**** MATERIAL SHOWN
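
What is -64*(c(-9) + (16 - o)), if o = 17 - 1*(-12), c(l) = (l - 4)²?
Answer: -9984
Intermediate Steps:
c(l) = (-4 + l)²
o = 29 (o = 17 + 12 = 29)
-64*(c(-9) + (16 - o)) = -64*((-4 - 9)² + (16 - 1*29)) = -64*((-13)² + (16 - 29)) = -64*(169 - 13) = -64*156 = -9984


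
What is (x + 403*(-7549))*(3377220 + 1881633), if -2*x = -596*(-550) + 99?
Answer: -33721832165229/2 ≈ -1.6861e+13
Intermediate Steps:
x = -327899/2 (x = -(-596*(-550) + 99)/2 = -(327800 + 99)/2 = -1/2*327899 = -327899/2 ≈ -1.6395e+5)
(x + 403*(-7549))*(3377220 + 1881633) = (-327899/2 + 403*(-7549))*(3377220 + 1881633) = (-327899/2 - 3042247)*5258853 = -6412393/2*5258853 = -33721832165229/2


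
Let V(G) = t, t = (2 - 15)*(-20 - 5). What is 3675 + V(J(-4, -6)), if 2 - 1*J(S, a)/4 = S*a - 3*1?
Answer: 4000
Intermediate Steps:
J(S, a) = 20 - 4*S*a (J(S, a) = 8 - 4*(S*a - 3*1) = 8 - 4*(S*a - 3) = 8 - 4*(-3 + S*a) = 8 + (12 - 4*S*a) = 20 - 4*S*a)
t = 325 (t = -13*(-25) = 325)
V(G) = 325
3675 + V(J(-4, -6)) = 3675 + 325 = 4000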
********
**WHAT TO DO**
Your job is to output all of the material exactly.

**WRITTEN ANSWER**
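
What is -64*(c(-9) + (16 - o)), if o = 17 - 1*(-12), c(l) = (l - 4)²?
Answer: -9984
Intermediate Steps:
c(l) = (-4 + l)²
o = 29 (o = 17 + 12 = 29)
-64*(c(-9) + (16 - o)) = -64*((-4 - 9)² + (16 - 1*29)) = -64*((-13)² + (16 - 29)) = -64*(169 - 13) = -64*156 = -9984


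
What is (x + 403*(-7549))*(3377220 + 1881633), if -2*x = -596*(-550) + 99?
Answer: -33721832165229/2 ≈ -1.6861e+13
Intermediate Steps:
x = -327899/2 (x = -(-596*(-550) + 99)/2 = -(327800 + 99)/2 = -1/2*327899 = -327899/2 ≈ -1.6395e+5)
(x + 403*(-7549))*(3377220 + 1881633) = (-327899/2 + 403*(-7549))*(3377220 + 1881633) = (-327899/2 - 3042247)*5258853 = -6412393/2*5258853 = -33721832165229/2


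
Let V(G) = t, t = (2 - 15)*(-20 - 5). What is 3675 + V(J(-4, -6)), if 2 - 1*J(S, a)/4 = S*a - 3*1?
Answer: 4000
Intermediate Steps:
J(S, a) = 20 - 4*S*a (J(S, a) = 8 - 4*(S*a - 3*1) = 8 - 4*(S*a - 3) = 8 - 4*(-3 + S*a) = 8 + (12 - 4*S*a) = 20 - 4*S*a)
t = 325 (t = -13*(-25) = 325)
V(G) = 325
3675 + V(J(-4, -6)) = 3675 + 325 = 4000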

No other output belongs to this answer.